(Collected data)
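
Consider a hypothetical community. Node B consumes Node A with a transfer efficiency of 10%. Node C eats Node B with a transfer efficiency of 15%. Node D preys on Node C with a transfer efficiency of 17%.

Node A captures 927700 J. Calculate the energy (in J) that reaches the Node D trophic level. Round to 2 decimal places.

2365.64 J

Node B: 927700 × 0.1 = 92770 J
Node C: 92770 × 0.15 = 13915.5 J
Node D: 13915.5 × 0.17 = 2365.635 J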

### YOUR INSTRUCTIONS:
Please return the records above in their exact form.

### SOLUTION:
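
Consider a hypothetical community. Node B consumes Node A with a transfer efficiency of 10%. Node C eats Node B with a transfer efficiency of 15%. Node D preys on Node C with a transfer efficiency of 17%.

Node A captures 927700 J. Calculate the energy (in J) that reaches the Node D trophic level. Round to 2 decimal places.

2365.64 J

Node B: 927700 × 0.1 = 92770 J
Node C: 92770 × 0.15 = 13915.5 J
Node D: 13915.5 × 0.17 = 2365.635 J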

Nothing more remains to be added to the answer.